Every word of every entry must be retyped exactly.

======

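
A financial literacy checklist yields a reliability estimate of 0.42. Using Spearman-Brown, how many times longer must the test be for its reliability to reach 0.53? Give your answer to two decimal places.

Invert Spearman-Brown to solve for n:
n = r*(1 − r) / [ r (1 − r*) ]
n = [0.53 × 0.58] / [0.42 × 0.47]
n = 0.3074 / 0.1974 ≈ 1.5572

1.56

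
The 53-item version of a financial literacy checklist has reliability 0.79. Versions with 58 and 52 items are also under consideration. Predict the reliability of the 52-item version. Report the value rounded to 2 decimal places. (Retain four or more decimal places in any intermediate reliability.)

0.79

The 58-item form is not needed; work directly from the 53-item form with n = 52/53 = 0.9811.
r_{52} = n·r / (1 + (n − 1)·r) = 0.7751 / 0.9851 ≈ 0.7868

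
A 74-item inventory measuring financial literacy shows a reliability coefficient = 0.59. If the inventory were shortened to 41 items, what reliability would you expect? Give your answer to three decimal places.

0.444

The new length is 41/74 = 0.5541 times the old.
Apply the Spearman-Brown prophecy formula, r' = nr / [1 + (n − 1)r]:
r_new = (0.5541 × 0.59) / (1 + (0.5541 − 1) × 0.59)
     = 0.3269 / 0.7369 = 0.4436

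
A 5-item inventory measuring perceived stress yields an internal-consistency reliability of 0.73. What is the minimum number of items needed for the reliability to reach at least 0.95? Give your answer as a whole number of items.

36

Rearranging the Spearman-Brown formula for n,
n = r*(1 − r) / [ r (1 − r*) ]
n = [0.95 × 0.27] / [0.73 × 0.05]
  = 0.2565 / 0.0365 = 7.0274
So the test needs 7.0274 × 5 ≈ 35.14 items; rounding up, 36.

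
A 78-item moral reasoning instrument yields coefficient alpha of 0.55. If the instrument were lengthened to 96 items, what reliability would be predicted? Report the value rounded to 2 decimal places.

n = 96/78 = 1.2308
Spearman-Brown: r_new = n·r / (1 + (n − 1)·r)
r_new = (1.2308 × 0.55) / (1 + (1.2308 − 1) × 0.55)
     = 0.6769 / 1.1269 = 0.6007

0.60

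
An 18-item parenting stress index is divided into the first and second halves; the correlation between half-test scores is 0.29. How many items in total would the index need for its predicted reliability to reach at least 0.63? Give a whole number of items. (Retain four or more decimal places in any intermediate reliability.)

r_full = 2(0.29)/(1 + 0.29) = 0.4496
n = r_tgt(1 − r_full) / [r_full(1 − r_tgt)] = 0.63 × 0.5504 / (0.4496 × 0.37) ≈ 2.0844
Required items = 2.0844 × 18 = 37.52, so 38 items.

38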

======

:: Response to the task ::
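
A financial literacy checklist yields a reliability estimate of 0.42. Using Spearman-Brown, how many times longer must the test be for its reliability to reach 0.53? Give your answer to two decimal places.

Invert Spearman-Brown to solve for n:
n = r*(1 − r) / [ r (1 − r*) ]
n = [0.53 × 0.58] / [0.42 × 0.47]
n = 0.3074 / 0.1974 ≈ 1.5572

1.56

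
The 53-item version of a financial literacy checklist has reliability 0.79. Versions with 58 and 52 items are also under consideration. Predict the reliability of the 52-item version. Report the value rounded to 2 decimal places. (Retain four or more decimal places in any intermediate reliability.)

0.79

The 58-item form is not needed; work directly from the 53-item form with n = 52/53 = 0.9811.
r_{52} = n·r / (1 + (n − 1)·r) = 0.7751 / 0.9851 ≈ 0.7868

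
A 74-item inventory measuring financial literacy shows a reliability coefficient = 0.59. If the inventory were shortened to 41 items, what reliability would you expect? Give your answer to three decimal places.

0.444

The new length is 41/74 = 0.5541 times the old.
Apply the Spearman-Brown prophecy formula, r' = nr / [1 + (n − 1)r]:
r_new = (0.5541 × 0.59) / (1 + (0.5541 − 1) × 0.59)
     = 0.3269 / 0.7369 = 0.4436

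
A 5-item inventory measuring perceived stress yields an internal-consistency reliability of 0.73. What is the minimum number of items needed for the reliability to reach at least 0.95? Give your answer as a whole number of items.

36

Rearranging the Spearman-Brown formula for n,
n = r*(1 − r) / [ r (1 − r*) ]
n = [0.95 × 0.27] / [0.73 × 0.05]
  = 0.2565 / 0.0365 = 7.0274
So the test needs 7.0274 × 5 ≈ 35.14 items; rounding up, 36.

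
A 78-item moral reasoning instrument yields coefficient alpha of 0.55. If the instrument were lengthened to 96 items, what reliability would be predicted? Report the value rounded to 2 decimal places.

n = 96/78 = 1.2308
Spearman-Brown: r_new = n·r / (1 + (n − 1)·r)
r_new = (1.2308 × 0.55) / (1 + (1.2308 − 1) × 0.55)
     = 0.6769 / 1.1269 = 0.6007

0.60

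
An 18-item parenting stress index is divided into the first and second halves; the correlation between half-test scores is 0.29. How many items in total would the index need for its predicted reliability to reach at least 0.63? Give a whole number of items. (Retain four or more decimal places in any intermediate reliability.)

r_full = 2(0.29)/(1 + 0.29) = 0.4496
n = r_tgt(1 − r_full) / [r_full(1 − r_tgt)] = 0.63 × 0.5504 / (0.4496 × 0.37) ≈ 2.0844
Required items = 2.0844 × 18 = 37.52, so 38 items.

38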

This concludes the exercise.